*What is required:* Transcribe verbatim every line from the line containing "For H3C-CH2-CH2-CH2-CH2-CH2-CH=CH2 (C1–C8" to the end of the entries, including both endpoints. Output nothing beyond those lines.

---- The input

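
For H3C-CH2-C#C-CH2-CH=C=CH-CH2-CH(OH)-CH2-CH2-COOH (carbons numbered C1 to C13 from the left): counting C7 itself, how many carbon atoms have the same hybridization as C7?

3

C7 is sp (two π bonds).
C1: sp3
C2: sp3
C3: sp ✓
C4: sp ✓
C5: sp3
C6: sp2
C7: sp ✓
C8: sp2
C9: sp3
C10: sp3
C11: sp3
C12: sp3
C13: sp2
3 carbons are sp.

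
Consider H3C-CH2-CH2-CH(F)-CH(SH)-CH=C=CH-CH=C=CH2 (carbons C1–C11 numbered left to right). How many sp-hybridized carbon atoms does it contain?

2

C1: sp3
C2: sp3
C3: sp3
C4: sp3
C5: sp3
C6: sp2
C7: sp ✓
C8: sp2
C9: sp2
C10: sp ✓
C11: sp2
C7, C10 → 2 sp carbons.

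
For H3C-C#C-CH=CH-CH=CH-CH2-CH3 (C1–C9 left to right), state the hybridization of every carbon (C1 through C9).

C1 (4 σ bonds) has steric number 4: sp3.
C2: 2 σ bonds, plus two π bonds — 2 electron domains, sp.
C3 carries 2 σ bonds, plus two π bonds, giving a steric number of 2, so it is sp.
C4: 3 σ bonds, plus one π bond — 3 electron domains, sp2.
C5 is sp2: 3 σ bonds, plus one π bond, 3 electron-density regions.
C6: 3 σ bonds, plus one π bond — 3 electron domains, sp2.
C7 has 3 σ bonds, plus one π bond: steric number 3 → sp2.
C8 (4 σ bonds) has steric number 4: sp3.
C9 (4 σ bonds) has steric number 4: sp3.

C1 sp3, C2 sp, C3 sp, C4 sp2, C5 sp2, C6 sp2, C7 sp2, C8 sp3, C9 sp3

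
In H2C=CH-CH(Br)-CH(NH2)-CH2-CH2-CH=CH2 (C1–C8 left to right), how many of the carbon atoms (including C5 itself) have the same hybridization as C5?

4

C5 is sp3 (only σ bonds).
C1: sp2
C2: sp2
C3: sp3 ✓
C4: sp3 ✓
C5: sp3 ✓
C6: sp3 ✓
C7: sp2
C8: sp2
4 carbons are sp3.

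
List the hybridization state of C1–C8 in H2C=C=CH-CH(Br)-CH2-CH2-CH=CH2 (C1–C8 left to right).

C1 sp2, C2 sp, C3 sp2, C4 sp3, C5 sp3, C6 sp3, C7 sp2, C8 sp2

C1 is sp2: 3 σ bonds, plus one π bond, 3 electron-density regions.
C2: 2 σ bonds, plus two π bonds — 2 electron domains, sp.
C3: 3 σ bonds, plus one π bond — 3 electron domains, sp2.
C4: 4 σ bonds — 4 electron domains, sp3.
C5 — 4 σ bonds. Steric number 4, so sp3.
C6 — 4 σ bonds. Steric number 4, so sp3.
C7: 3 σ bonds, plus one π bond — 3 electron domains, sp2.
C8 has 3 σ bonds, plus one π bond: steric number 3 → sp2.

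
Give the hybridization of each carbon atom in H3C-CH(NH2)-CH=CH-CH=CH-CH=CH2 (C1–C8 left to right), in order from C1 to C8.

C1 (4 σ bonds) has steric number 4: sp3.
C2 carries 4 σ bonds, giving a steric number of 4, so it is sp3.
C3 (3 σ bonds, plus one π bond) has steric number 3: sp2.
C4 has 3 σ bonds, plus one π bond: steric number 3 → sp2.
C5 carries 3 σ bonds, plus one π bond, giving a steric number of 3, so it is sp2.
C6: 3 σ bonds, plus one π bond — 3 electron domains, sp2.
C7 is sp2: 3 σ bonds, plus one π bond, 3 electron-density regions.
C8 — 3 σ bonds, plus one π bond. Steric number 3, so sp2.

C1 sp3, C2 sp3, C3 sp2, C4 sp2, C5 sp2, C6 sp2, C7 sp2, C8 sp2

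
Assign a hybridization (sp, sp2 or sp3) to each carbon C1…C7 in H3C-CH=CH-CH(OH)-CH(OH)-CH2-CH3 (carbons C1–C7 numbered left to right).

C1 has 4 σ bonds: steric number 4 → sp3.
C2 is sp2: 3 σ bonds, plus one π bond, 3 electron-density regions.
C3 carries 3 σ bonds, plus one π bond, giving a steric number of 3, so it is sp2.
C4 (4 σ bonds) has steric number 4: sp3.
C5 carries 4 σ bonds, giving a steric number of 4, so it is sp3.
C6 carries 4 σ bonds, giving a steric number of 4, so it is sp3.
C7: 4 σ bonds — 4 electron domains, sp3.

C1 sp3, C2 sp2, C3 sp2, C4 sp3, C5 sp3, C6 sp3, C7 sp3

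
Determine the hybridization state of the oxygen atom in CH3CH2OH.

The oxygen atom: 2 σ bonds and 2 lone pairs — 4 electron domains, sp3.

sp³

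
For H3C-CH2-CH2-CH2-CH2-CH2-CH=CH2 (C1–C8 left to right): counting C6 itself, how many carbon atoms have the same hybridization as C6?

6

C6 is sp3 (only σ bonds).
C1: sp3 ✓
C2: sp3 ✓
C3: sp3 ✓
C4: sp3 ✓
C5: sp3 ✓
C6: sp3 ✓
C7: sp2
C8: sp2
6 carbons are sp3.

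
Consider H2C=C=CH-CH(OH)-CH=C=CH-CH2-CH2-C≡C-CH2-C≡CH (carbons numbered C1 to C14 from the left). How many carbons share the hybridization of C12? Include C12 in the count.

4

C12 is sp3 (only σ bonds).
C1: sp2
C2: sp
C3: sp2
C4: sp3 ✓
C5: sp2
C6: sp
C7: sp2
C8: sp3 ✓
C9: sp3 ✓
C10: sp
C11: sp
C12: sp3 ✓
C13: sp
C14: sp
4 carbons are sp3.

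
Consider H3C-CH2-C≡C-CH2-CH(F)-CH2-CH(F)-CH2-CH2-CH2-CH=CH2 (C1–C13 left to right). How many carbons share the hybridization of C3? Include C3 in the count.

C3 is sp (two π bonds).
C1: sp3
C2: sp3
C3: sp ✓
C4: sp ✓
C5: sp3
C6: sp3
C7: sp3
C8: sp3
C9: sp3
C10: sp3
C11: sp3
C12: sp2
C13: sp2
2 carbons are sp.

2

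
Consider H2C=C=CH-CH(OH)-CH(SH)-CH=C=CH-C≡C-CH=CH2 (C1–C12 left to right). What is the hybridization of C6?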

--------

*Answer box:*
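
For H3C-CH2-CH2-CH2-CH2-CH2-CH=CH2 (C1–C8 left to right): counting C6 itself, how many carbon atoms have the same hybridization as C6?

6

C6 is sp3 (only σ bonds).
C1: sp3 ✓
C2: sp3 ✓
C3: sp3 ✓
C4: sp3 ✓
C5: sp3 ✓
C6: sp3 ✓
C7: sp2
C8: sp2
6 carbons are sp3.

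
Consider H2C=C=CH-CH(OH)-CH=C=CH-CH2-CH2-C≡C-CH2-C≡CH (carbons numbered C1 to C14 from the left). How many carbons share the hybridization of C12? Include C12 in the count.

4

C12 is sp3 (only σ bonds).
C1: sp2
C2: sp
C3: sp2
C4: sp3 ✓
C5: sp2
C6: sp
C7: sp2
C8: sp3 ✓
C9: sp3 ✓
C10: sp
C11: sp
C12: sp3 ✓
C13: sp
C14: sp
4 carbons are sp3.

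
Consider H3C-CH2-C≡C-CH2-CH(F)-CH2-CH(F)-CH2-CH2-CH2-CH=CH2 (C1–C13 left to right). How many carbons share the hybridization of C3? Include C3 in the count.

C3 is sp (two π bonds).
C1: sp3
C2: sp3
C3: sp ✓
C4: sp ✓
C5: sp3
C6: sp3
C7: sp3
C8: sp3
C9: sp3
C10: sp3
C11: sp3
C12: sp2
C13: sp2
2 carbons are sp.

2

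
Consider H2C=C=CH-CH(OH)-CH(SH)-CH=C=CH-C≡C-CH=CH2 (C1–C12 left to right). What is the hybridization of C6?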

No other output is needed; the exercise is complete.